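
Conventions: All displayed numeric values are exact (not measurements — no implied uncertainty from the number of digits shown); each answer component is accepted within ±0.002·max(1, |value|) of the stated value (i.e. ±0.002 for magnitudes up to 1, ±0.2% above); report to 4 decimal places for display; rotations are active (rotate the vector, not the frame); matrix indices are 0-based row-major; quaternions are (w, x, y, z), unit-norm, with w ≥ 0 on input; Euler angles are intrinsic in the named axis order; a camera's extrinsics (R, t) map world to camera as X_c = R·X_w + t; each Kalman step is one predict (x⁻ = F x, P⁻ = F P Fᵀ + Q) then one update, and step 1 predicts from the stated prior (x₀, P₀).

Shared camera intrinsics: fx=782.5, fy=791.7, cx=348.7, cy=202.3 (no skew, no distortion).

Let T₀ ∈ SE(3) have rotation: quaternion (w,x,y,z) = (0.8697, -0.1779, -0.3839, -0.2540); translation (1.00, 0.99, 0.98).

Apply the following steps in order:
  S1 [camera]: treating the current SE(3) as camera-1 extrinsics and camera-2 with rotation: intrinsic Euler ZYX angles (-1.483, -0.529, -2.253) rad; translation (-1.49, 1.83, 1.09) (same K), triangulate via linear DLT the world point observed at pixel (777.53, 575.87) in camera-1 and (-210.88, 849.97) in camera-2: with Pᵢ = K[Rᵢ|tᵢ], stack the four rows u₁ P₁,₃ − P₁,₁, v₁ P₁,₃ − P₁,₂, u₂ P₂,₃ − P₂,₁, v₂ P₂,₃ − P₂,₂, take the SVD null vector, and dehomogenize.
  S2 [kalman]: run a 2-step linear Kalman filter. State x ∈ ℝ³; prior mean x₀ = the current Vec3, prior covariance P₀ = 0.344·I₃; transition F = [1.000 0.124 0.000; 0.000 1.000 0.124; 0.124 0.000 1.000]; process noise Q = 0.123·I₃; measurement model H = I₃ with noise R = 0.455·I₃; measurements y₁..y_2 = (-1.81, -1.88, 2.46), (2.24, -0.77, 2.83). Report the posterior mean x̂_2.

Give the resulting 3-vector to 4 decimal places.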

____________

• [What the task requires]:
Reproduce every line above. Keep it exact.

• [Output of the task]:
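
Conventions: All displayed numeric values are exact (not measurements — no implied uncertainty from the number of digits shown); each answer component is accepted within ±0.002·max(1, |value|) of the stated value (i.e. ±0.002 for magnitudes up to 1, ±0.2% above); report to 4 decimal places for display; rotations are active (rotate the vector, not the frame); matrix indices are 0-based row-major; quaternions are (w, x, y, z), unit-norm, with w ≥ 0 on input; Euler angles are intrinsic in the named axis order; a camera's extrinsics (R, t) map world to camera as X_c = R·X_w + t; each Kalman step is one predict (x⁻ = F x, P⁻ = F P Fᵀ + Q) then one update, and step 1 predicts from the stated prior (x₀, P₀).

Shared camera intrinsics: fx=782.5, fy=791.7, cx=348.7, cy=202.3 (no skew, no distortion).

Let T₀ ∈ SE(3) have rotation: quaternion (w,x,y,z) = (0.8697, -0.1779, -0.3839, -0.2540); translation (1.00, 0.99, 0.98).

Apply the following steps in order:
  S1 [camera]: treating the current SE(3) as camera-1 extrinsics and camera-2 with rotation: intrinsic Euler ZYX angles (-1.483, -0.529, -2.253) rad; translation (-1.49, 1.83, 1.09) (same K), triangulate via linear DLT the world point observed at pixel (777.53, 575.87) in camera-1 and (-210.88, 849.97) in camera-2: with Pᵢ = K[Rᵢ|tᵢ], stack the four rows u₁ P₁,₃ − P₁,₁, v₁ P₁,₃ − P₁,₂, u₂ P₂,₃ − P₂,₁, v₂ P₂,₃ − P₂,₂, take the SVD null vector, and dehomogenize.
  S2 [kalman]: run a 2-step linear Kalman filter. State x ∈ ℝ³; prior mean x₀ = the current Vec3, prior covariance P₀ = 0.344·I₃; transition F = [1.000 0.124 0.000; 0.000 1.000 0.124; 0.124 0.000 1.000]; process noise Q = 0.123·I₃; measurement model H = I₃ with noise R = 0.455·I₃; measurements y₁..y_2 = (-1.81, -1.88, 2.46), (2.24, -0.77, 2.83). Report the posterior mean x̂_2.

Give the resulting 3-vector to 4 decimal places.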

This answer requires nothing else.